> [Data shown]
- Opening Delimiter -

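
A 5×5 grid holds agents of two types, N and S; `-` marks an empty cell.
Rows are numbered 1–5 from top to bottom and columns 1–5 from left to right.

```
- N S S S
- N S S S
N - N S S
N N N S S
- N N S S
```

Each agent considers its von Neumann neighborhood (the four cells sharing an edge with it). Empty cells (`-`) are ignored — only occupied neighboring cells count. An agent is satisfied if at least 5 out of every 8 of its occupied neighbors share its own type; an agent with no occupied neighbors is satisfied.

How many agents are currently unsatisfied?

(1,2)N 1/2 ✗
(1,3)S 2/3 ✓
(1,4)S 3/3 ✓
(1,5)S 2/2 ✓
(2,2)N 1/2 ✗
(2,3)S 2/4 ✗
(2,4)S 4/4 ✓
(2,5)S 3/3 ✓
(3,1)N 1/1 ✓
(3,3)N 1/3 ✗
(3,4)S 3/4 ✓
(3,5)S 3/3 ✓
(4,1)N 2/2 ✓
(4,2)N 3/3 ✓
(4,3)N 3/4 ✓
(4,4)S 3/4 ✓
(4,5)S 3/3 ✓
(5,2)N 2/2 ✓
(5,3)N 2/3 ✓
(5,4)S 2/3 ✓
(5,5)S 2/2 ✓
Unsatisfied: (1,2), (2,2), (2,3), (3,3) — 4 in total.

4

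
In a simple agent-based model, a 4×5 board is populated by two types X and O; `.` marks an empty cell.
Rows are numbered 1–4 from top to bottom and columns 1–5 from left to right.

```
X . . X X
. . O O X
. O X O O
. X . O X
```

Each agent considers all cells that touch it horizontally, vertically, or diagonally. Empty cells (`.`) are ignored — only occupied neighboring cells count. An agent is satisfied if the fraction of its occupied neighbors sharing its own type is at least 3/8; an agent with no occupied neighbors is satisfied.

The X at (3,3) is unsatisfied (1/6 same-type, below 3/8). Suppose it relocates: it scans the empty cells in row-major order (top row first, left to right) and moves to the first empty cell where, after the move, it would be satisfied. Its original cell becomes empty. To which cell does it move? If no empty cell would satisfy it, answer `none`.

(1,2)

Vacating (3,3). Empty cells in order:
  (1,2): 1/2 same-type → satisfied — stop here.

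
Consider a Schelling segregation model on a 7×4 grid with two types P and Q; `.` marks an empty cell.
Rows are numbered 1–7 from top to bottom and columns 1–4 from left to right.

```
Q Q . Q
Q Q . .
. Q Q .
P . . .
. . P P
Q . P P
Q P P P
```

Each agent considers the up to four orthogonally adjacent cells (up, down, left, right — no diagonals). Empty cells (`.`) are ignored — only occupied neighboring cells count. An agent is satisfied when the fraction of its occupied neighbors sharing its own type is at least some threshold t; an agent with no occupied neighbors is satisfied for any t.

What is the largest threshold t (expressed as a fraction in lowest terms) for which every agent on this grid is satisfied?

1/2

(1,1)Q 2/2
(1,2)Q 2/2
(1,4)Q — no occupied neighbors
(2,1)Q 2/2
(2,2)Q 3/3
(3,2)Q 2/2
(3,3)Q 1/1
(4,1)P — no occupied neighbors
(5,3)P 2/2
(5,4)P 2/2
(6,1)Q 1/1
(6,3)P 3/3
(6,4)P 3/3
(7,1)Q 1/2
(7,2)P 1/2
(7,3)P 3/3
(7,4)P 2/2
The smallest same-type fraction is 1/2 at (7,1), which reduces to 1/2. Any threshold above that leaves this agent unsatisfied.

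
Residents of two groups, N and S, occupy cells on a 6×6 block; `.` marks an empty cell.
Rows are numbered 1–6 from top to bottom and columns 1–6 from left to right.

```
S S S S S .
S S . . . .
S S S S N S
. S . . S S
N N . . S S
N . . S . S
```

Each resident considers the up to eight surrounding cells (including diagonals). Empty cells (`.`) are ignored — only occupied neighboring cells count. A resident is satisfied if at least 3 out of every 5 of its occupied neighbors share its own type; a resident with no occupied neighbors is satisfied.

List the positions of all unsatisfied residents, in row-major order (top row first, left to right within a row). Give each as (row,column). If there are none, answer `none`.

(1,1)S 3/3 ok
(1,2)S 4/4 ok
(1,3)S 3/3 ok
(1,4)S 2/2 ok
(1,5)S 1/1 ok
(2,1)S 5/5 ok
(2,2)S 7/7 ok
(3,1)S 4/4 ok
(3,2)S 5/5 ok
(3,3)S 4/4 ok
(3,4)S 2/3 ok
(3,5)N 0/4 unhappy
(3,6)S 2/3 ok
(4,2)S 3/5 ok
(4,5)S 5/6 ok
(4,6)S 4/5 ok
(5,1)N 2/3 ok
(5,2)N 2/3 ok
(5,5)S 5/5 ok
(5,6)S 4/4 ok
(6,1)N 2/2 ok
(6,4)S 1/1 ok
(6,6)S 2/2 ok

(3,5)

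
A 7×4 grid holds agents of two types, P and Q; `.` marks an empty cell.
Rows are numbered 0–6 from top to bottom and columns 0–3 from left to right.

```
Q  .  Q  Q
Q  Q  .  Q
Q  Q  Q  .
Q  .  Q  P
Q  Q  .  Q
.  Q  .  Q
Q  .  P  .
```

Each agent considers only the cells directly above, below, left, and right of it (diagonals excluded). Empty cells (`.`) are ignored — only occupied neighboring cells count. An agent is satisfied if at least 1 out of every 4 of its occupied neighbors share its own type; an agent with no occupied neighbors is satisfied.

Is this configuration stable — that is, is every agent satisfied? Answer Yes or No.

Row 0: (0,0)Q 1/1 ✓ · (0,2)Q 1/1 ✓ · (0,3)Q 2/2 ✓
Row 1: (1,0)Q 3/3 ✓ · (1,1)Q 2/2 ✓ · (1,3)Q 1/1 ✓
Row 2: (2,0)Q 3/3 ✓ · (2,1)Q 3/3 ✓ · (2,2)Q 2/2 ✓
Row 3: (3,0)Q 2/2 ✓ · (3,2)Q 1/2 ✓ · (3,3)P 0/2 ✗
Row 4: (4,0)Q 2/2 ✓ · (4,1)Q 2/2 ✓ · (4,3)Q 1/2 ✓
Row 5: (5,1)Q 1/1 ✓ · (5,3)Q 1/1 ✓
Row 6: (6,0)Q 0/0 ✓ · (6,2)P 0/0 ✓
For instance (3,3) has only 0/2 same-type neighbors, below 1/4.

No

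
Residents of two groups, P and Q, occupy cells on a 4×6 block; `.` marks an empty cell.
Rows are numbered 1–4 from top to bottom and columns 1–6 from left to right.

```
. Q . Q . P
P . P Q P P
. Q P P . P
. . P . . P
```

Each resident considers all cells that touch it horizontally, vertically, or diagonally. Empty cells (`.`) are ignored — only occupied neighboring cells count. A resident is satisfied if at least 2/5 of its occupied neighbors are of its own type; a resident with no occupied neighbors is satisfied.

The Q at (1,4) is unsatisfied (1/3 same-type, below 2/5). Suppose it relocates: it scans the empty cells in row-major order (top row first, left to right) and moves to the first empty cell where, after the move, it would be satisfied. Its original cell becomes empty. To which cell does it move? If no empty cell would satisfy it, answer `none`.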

- Closing Delimiter -

> [What you will do]
Repeat the entries exactly, leaving nothing out.

> [Solved problem]
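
A 5×5 grid holds agents of two types, N and S; `-` marks an empty cell.
Rows are numbered 1–5 from top to bottom and columns 1–5 from left to right.

```
- N S S S
- N S S S
N - N S S
N N N S S
- N N S S
```

Each agent considers its von Neumann neighborhood (the four cells sharing an edge with it). Empty cells (`-`) are ignored — only occupied neighboring cells count. An agent is satisfied if at least 5 out of every 8 of its occupied neighbors share its own type; an agent with no occupied neighbors is satisfied.

How many agents are currently unsatisfied?

(1,2)N 1/2 ✗
(1,3)S 2/3 ✓
(1,4)S 3/3 ✓
(1,5)S 2/2 ✓
(2,2)N 1/2 ✗
(2,3)S 2/4 ✗
(2,4)S 4/4 ✓
(2,5)S 3/3 ✓
(3,1)N 1/1 ✓
(3,3)N 1/3 ✗
(3,4)S 3/4 ✓
(3,5)S 3/3 ✓
(4,1)N 2/2 ✓
(4,2)N 3/3 ✓
(4,3)N 3/4 ✓
(4,4)S 3/4 ✓
(4,5)S 3/3 ✓
(5,2)N 2/2 ✓
(5,3)N 2/3 ✓
(5,4)S 2/3 ✓
(5,5)S 2/2 ✓
Unsatisfied: (1,2), (2,2), (2,3), (3,3) — 4 in total.

4

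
In a simple agent-based model, a 4×5 board is populated by two types X and O; `.` marks an empty cell.
Rows are numbered 1–4 from top to bottom and columns 1–5 from left to right.

```
X . . X X
. . O O X
. O X O O
. X . O X
```

Each agent considers all cells that touch it horizontally, vertically, or diagonally. Empty cells (`.`) are ignored — only occupied neighboring cells count. An agent is satisfied if the fraction of its occupied neighbors sharing its own type is at least 3/8; an agent with no occupied neighbors is satisfied.

The X at (3,3) is unsatisfied (1/6 same-type, below 3/8). Suppose it relocates: it scans the empty cells in row-major order (top row first, left to right) and moves to the first empty cell where, after the move, it would be satisfied. Its original cell becomes empty. To which cell does it move? If no empty cell would satisfy it, answer `none`.

(1,2)

Vacating (3,3). Empty cells in order:
  (1,2): 1/2 same-type → satisfied — stop here.

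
Consider a Schelling segregation model on a 7×4 grid with two types P and Q; `.` marks an empty cell.
Rows are numbered 1–7 from top to bottom and columns 1–4 from left to right.

```
Q Q . Q
Q Q . .
. Q Q .
P . . .
. . P P
Q . P P
Q P P P
```

Each agent considers the up to four orthogonally adjacent cells (up, down, left, right — no diagonals). Empty cells (`.`) are ignored — only occupied neighboring cells count. An agent is satisfied when the fraction of its occupied neighbors sharing its own type is at least some threshold t; an agent with no occupied neighbors is satisfied for any t.

What is the largest threshold t (expressed as a fraction in lowest terms) for which every agent on this grid is satisfied?

1/2

(1,1)Q 2/2
(1,2)Q 2/2
(1,4)Q — no occupied neighbors
(2,1)Q 2/2
(2,2)Q 3/3
(3,2)Q 2/2
(3,3)Q 1/1
(4,1)P — no occupied neighbors
(5,3)P 2/2
(5,4)P 2/2
(6,1)Q 1/1
(6,3)P 3/3
(6,4)P 3/3
(7,1)Q 1/2
(7,2)P 1/2
(7,3)P 3/3
(7,4)P 2/2
The smallest same-type fraction is 1/2 at (7,1), which reduces to 1/2. Any threshold above that leaves this agent unsatisfied.

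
Residents of two groups, N and S, occupy cells on a 6×6 block; `.` marks an empty cell.
Rows are numbered 1–6 from top to bottom and columns 1–6 from left to right.

```
S S S S S .
S S . . . .
S S S S N S
. S . . S S
N N . . S S
N . . S . S
```

Each resident considers the up to eight surrounding cells (including diagonals). Empty cells (`.`) are ignored — only occupied neighboring cells count. A resident is satisfied if at least 3 out of every 5 of its occupied neighbors share its own type; a resident with no occupied neighbors is satisfied.

List the positions of all unsatisfied residents, in row-major order (top row first, left to right within a row). Give each as (row,column). If there are none, answer `none`.

(1,1)S 3/3 ok
(1,2)S 4/4 ok
(1,3)S 3/3 ok
(1,4)S 2/2 ok
(1,5)S 1/1 ok
(2,1)S 5/5 ok
(2,2)S 7/7 ok
(3,1)S 4/4 ok
(3,2)S 5/5 ok
(3,3)S 4/4 ok
(3,4)S 2/3 ok
(3,5)N 0/4 unhappy
(3,6)S 2/3 ok
(4,2)S 3/5 ok
(4,5)S 5/6 ok
(4,6)S 4/5 ok
(5,1)N 2/3 ok
(5,2)N 2/3 ok
(5,5)S 5/5 ok
(5,6)S 4/4 ok
(6,1)N 2/2 ok
(6,4)S 1/1 ok
(6,6)S 2/2 ok

(3,5)

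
A 7×4 grid holds agents of two types, P and Q; `.` marks an empty cell.
Rows are numbered 0–6 from top to bottom and columns 0–3 from left to right.

```
Q  .  Q  Q
Q  Q  .  Q
Q  Q  Q  .
Q  .  Q  P
Q  Q  .  Q
.  Q  .  Q
Q  .  P  .
```

Each agent considers only the cells directly above, below, left, and right of it (diagonals excluded). Empty cells (`.`) are ignored — only occupied neighboring cells count. An agent is satisfied if at least 1 out of every 4 of its occupied neighbors share its own type; an agent with no occupied neighbors is satisfied.

Is this configuration stable — that is, is every agent satisfied? Answer Yes or No.

Row 0: (0,0)Q 1/1 ✓ · (0,2)Q 1/1 ✓ · (0,3)Q 2/2 ✓
Row 1: (1,0)Q 3/3 ✓ · (1,1)Q 2/2 ✓ · (1,3)Q 1/1 ✓
Row 2: (2,0)Q 3/3 ✓ · (2,1)Q 3/3 ✓ · (2,2)Q 2/2 ✓
Row 3: (3,0)Q 2/2 ✓ · (3,2)Q 1/2 ✓ · (3,3)P 0/2 ✗
Row 4: (4,0)Q 2/2 ✓ · (4,1)Q 2/2 ✓ · (4,3)Q 1/2 ✓
Row 5: (5,1)Q 1/1 ✓ · (5,3)Q 1/1 ✓
Row 6: (6,0)Q 0/0 ✓ · (6,2)P 0/0 ✓
For instance (3,3) has only 0/2 same-type neighbors, below 1/4.

No

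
Residents of two groups, P and Q, occupy cells on a 4×6 block; `.` marks an empty cell.
Rows are numbered 1–4 from top to bottom and columns 1–6 from left to right.

```
. Q . Q . P
P . P Q P P
. Q P P . P
. . P . . P
```

Each resident considers all cells that touch it horizontally, vertically, or diagonally. Empty cells (`.`) are ignored — only occupied neighboring cells count. A resident is satisfied if at least 2/5 of its occupied neighbors are of its own type; a resident with no occupied neighbors is satisfied.

The Q at (1,4) is unsatisfied (1/3 same-type, below 2/5). Suppose it relocates: it scans the empty cells in row-major order (top row first, left to right) and moves to the first empty cell where, after the move, it would be satisfied. Its original cell becomes empty. To which cell does it move? If no empty cell would satisfy it, answer `none`.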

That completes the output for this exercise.